◆ Required action:
Write out the data below exactly, from its first line to the line containing "Let c(V) = (1/V", that line included.

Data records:

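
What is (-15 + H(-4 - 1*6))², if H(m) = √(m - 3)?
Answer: (15 - I*√13)² ≈ 212.0 - 108.17*I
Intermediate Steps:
H(m) = √(-3 + m)
(-15 + H(-4 - 1*6))² = (-15 + √(-3 + (-4 - 1*6)))² = (-15 + √(-3 + (-4 - 6)))² = (-15 + √(-3 - 10))² = (-15 + √(-13))² = (-15 + I*√13)²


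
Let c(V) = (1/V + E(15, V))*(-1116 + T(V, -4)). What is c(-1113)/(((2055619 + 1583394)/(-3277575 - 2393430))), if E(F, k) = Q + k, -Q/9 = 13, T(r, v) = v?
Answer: -414056256317600/192867689 ≈ -2.1468e+6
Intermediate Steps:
Q = -117 (Q = -9*13 = -117)
E(F, k) = -117 + k
c(V) = 131040 - 1120*V - 1120/V (c(V) = (1/V + (-117 + V))*(-1116 - 4) = (-117 + V + 1/V)*(-1120) = 131040 - 1120*V - 1120/V)
c(-1113)/(((2055619 + 1583394)/(-3277575 - 2393430))) = (131040 - 1120*(-1113) - 1120/(-1113))/(((2055619 + 1583394)/(-3277575 - 2393430))) = (131040 + 1246560 - 1120*(-1/1113))/((3639013/(-5671005))) = (131040 + 1246560 + 160/159)/((3639013*(-1/5671005))) = 219038560/(159*(-3639013/5671005)) = (219038560/159)*(-5671005/3639013) = -414056256317600/192867689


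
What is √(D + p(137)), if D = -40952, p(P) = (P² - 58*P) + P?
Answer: 2*I*√7498 ≈ 173.18*I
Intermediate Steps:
p(P) = P² - 57*P
√(D + p(137)) = √(-40952 + 137*(-57 + 137)) = √(-40952 + 137*80) = √(-40952 + 10960) = √(-29992) = 2*I*√7498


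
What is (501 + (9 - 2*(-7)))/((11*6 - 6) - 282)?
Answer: -262/111 ≈ -2.3604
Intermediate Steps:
(501 + (9 - 2*(-7)))/((11*6 - 6) - 282) = (501 + (9 + 14))/((66 - 6) - 282) = (501 + 23)/(60 - 282) = 524/(-222) = 524*(-1/222) = -262/111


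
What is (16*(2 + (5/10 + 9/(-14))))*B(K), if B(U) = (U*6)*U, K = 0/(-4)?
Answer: 0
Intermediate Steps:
K = 0 (K = 0*(-1/4) = 0)
B(U) = 6*U**2 (B(U) = (6*U)*U = 6*U**2)
(16*(2 + (5/10 + 9/(-14))))*B(K) = (16*(2 + (5/10 + 9/(-14))))*(6*0**2) = (16*(2 + (5*(1/10) + 9*(-1/14))))*(6*0) = (16*(2 + (1/2 - 9/14)))*0 = (16*(2 - 1/7))*0 = (16*(13/7))*0 = (208/7)*0 = 0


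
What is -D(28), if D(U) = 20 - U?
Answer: 8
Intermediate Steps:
-D(28) = -(20 - 1*28) = -(20 - 28) = -1*(-8) = 8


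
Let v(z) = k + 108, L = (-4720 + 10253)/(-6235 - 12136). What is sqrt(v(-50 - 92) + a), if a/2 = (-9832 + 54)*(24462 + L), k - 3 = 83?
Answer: I*sqrt(161447774011280490)/18371 ≈ 21872.0*I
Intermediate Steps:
L = -5533/18371 (L = 5533/(-18371) = 5533*(-1/18371) = -5533/18371 ≈ -0.30118)
k = 86 (k = 3 + 83 = 86)
a = -8788190054164/18371 (a = 2*((-9832 + 54)*(24462 - 5533/18371)) = 2*(-9778*449385869/18371) = 2*(-4394095027082/18371) = -8788190054164/18371 ≈ -4.7837e+8)
v(z) = 194 (v(z) = 86 + 108 = 194)
sqrt(v(-50 - 92) + a) = sqrt(194 - 8788190054164/18371) = sqrt(-8788186490190/18371) = I*sqrt(161447774011280490)/18371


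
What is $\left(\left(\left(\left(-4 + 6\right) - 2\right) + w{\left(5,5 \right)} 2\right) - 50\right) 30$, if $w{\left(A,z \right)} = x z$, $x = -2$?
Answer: $-2100$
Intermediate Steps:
$w{\left(A,z \right)} = - 2 z$
$\left(\left(\left(\left(-4 + 6\right) - 2\right) + w{\left(5,5 \right)} 2\right) - 50\right) 30 = \left(\left(\left(\left(-4 + 6\right) - 2\right) + \left(-2\right) 5 \cdot 2\right) - 50\right) 30 = \left(\left(\left(2 - 2\right) - 20\right) - 50\right) 30 = \left(\left(0 - 20\right) - 50\right) 30 = \left(-20 - 50\right) 30 = \left(-70\right) 30 = -2100$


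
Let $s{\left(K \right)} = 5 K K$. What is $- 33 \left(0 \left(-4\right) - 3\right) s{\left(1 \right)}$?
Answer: $495$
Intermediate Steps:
$s{\left(K \right)} = 5 K^{2}$
$- 33 \left(0 \left(-4\right) - 3\right) s{\left(1 \right)} = - 33 \left(0 \left(-4\right) - 3\right) 5 \cdot 1^{2} = - 33 \left(0 - 3\right) 5 \cdot 1 = \left(-33\right) \left(-3\right) 5 = 99 \cdot 5 = 495$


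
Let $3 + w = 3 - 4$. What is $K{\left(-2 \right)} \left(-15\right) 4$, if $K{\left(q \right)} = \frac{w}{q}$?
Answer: $-120$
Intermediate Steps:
$w = -4$ ($w = -3 + \left(3 - 4\right) = -3 - 1 = -4$)
$K{\left(q \right)} = - \frac{4}{q}$
$K{\left(-2 \right)} \left(-15\right) 4 = - \frac{4}{-2} \left(-15\right) 4 = \left(-4\right) \left(- \frac{1}{2}\right) \left(-15\right) 4 = 2 \left(-15\right) 4 = \left(-30\right) 4 = -120$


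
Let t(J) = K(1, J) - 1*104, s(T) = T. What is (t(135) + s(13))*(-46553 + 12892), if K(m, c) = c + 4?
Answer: -1615728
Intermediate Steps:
K(m, c) = 4 + c
t(J) = -100 + J (t(J) = (4 + J) - 1*104 = (4 + J) - 104 = -100 + J)
(t(135) + s(13))*(-46553 + 12892) = ((-100 + 135) + 13)*(-46553 + 12892) = (35 + 13)*(-33661) = 48*(-33661) = -1615728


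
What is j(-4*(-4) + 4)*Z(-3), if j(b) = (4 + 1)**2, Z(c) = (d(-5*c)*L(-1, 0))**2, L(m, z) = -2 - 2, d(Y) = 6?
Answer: 14400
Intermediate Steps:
L(m, z) = -4
Z(c) = 576 (Z(c) = (6*(-4))**2 = (-24)**2 = 576)
j(b) = 25 (j(b) = 5**2 = 25)
j(-4*(-4) + 4)*Z(-3) = 25*576 = 14400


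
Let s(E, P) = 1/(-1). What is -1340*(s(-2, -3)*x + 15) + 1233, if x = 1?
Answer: -17527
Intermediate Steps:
s(E, P) = -1
-1340*(s(-2, -3)*x + 15) + 1233 = -1340*(-1*1 + 15) + 1233 = -1340*(-1 + 15) + 1233 = -1340*14 + 1233 = -18760 + 1233 = -17527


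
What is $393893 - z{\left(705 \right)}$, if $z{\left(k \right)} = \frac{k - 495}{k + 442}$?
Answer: $\frac{451795061}{1147} \approx 3.9389 \cdot 10^{5}$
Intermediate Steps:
$z{\left(k \right)} = \frac{-495 + k}{442 + k}$
$393893 - z{\left(705 \right)} = 393893 - \frac{-495 + 705}{442 + 705} = 393893 - \frac{1}{1147} \cdot 210 = 393893 - \frac{210}{1147} = \frac{451795061}{1147}$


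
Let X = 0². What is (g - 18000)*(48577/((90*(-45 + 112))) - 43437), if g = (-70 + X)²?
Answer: 343058258230/603 ≈ 5.6892e+8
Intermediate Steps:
X = 0
g = 4900 (g = (-70 + 0)² = (-70)² = 4900)
(g - 18000)*(48577/((90*(-45 + 112))) - 43437) = (4900 - 18000)*(48577/((90*(-45 + 112))) - 43437) = -13100*(48577/((90*67)) - 43437) = -13100*(48577/6030 - 43437) = -13100*(-261876533/6030) = 343058258230/603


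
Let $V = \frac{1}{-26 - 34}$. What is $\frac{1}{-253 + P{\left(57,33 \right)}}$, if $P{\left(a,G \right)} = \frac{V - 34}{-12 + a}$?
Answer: $- \frac{2700}{685141} \approx -0.0039408$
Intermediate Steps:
$V = - \frac{1}{60}$ ($V = \frac{1}{-60} = - \frac{1}{60} \approx -0.016667$)
$P{\left(a,G \right)} = - \frac{2041}{60 \left(-12 + a\right)}$ ($P{\left(a,G \right)} = \frac{- \frac{1}{60} - 34}{-12 + a} = - \frac{2041}{60 \left(-12 + a\right)}$)
$\frac{1}{-253 + P{\left(57,33 \right)}} = \frac{1}{-253 - \frac{2041}{-720 + 60 \cdot 57}} = \frac{1}{-253 - \frac{2041}{-720 + 3420}} = \frac{1}{-253 - \frac{2041}{2700}} = \frac{1}{- \frac{685141}{2700}} = - \frac{2700}{685141}$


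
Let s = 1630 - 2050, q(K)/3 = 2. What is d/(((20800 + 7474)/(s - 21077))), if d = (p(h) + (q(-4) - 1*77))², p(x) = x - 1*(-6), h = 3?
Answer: -41317234/14137 ≈ -2922.6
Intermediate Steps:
q(K) = 6 (q(K) = 3*2 = 6)
s = -420
p(x) = 6 + x (p(x) = x + 6 = 6 + x)
d = 3844 (d = ((6 + 3) + (6 - 1*77))² = (9 + (6 - 77))² = (9 - 71)² = (-62)² = 3844)
d/(((20800 + 7474)/(s - 21077))) = 3844/(((20800 + 7474)/(-420 - 21077))) = 3844/((28274/(-21497))) = 3844/((28274*(-1/21497))) = 3844/(-28274/21497) = 3844*(-21497/28274) = -41317234/14137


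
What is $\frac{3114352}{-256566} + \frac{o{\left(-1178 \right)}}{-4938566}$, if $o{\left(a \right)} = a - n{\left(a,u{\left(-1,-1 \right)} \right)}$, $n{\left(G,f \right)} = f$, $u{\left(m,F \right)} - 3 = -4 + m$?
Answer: $- \frac{3845032794404}{316767031089} \approx -12.138$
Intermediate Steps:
$u{\left(m,F \right)} = -1 + m$ ($u{\left(m,F \right)} = 3 + \left(-4 + m\right) = -1 + m$)
$o{\left(a \right)} = 2 + a$ ($o{\left(a \right)} = a - \left(-1 - 1\right) = a - -2 = a + 2 = 2 + a$)
$\frac{3114352}{-256566} + \frac{o{\left(-1178 \right)}}{-4938566} = \frac{3114352}{-256566} + \frac{2 - 1178}{-4938566} = 3114352 \left(- \frac{1}{256566}\right) - - \frac{588}{2469283} = - \frac{1557176}{128283} + \frac{588}{2469283} = - \frac{3845032794404}{316767031089}$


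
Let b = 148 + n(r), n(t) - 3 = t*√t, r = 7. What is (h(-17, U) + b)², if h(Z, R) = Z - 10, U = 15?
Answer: 15719 + 1736*√7 ≈ 20312.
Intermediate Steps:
n(t) = 3 + t^(3/2) (n(t) = 3 + t*√t = 3 + t^(3/2))
h(Z, R) = -10 + Z
b = 151 + 7*√7 (b = 148 + (3 + 7^(3/2)) = 148 + (3 + 7*√7) = 151 + 7*√7 ≈ 169.52)
(h(-17, U) + b)² = ((-10 - 17) + (151 + 7*√7))² = (-27 + (151 + 7*√7))² = (124 + 7*√7)²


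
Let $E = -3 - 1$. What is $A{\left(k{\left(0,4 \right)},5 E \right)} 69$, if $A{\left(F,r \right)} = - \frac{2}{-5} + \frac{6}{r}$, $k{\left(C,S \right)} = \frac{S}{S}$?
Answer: $\frac{69}{10} \approx 6.9$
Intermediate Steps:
$k{\left(C,S \right)} = 1$
$E = -4$ ($E = -3 - 1 = -4$)
$A{\left(F,r \right)} = \frac{2}{5} + \frac{6}{r}$ ($A{\left(F,r \right)} = \left(-2\right) \left(- \frac{1}{5}\right) + \frac{6}{r} = \frac{2}{5} + \frac{6}{r}$)
$A{\left(k{\left(0,4 \right)},5 E \right)} 69 = \left(\frac{2}{5} + \frac{6}{5 \left(-4\right)}\right) 69 = \left(\frac{2}{5} + \frac{6}{-20}\right) 69 = \left(\frac{2}{5} + 6 \left(- \frac{1}{20}\right)\right) 69 = \left(\frac{2}{5} - \frac{3}{10}\right) 69 = \frac{1}{10} \cdot 69 = \frac{69}{10}$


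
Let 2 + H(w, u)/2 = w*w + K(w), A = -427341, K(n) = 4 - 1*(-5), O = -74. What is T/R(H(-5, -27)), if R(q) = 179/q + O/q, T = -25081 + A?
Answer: -28955008/105 ≈ -2.7576e+5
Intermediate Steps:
K(n) = 9 (K(n) = 4 + 5 = 9)
H(w, u) = 14 + 2*w**2 (H(w, u) = -4 + 2*(w*w + 9) = -4 + 2*(w**2 + 9) = -4 + 2*(9 + w**2) = -4 + (18 + 2*w**2) = 14 + 2*w**2)
T = -452422 (T = -25081 - 427341 = -452422)
R(q) = 105/q (R(q) = 179/q - 74/q = 105/q)
T/R(H(-5, -27)) = -452422/(105/(14 + 2*(-5)**2)) = -452422/(105/(14 + 2*25)) = -452422/(105/(14 + 50)) = -452422/(105/64) = -452422/(105*(1/64)) = -452422/105/64 = -452422*64/105 = -28955008/105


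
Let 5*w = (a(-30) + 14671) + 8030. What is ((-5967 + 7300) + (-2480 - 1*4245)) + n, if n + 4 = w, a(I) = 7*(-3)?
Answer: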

◆ Response below:
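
What is (-15 + H(-4 - 1*6))², if H(m) = √(m - 3)?
Answer: (15 - I*√13)² ≈ 212.0 - 108.17*I
Intermediate Steps:
H(m) = √(-3 + m)
(-15 + H(-4 - 1*6))² = (-15 + √(-3 + (-4 - 1*6)))² = (-15 + √(-3 + (-4 - 6)))² = (-15 + √(-3 - 10))² = (-15 + √(-13))² = (-15 + I*√13)²


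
Let c(V) = (1/V + E(15, V))*(-1116 + T(V, -4)). What is c(-1113)/(((2055619 + 1583394)/(-3277575 - 2393430))), if E(F, k) = Q + k, -Q/9 = 13, T(r, v) = v?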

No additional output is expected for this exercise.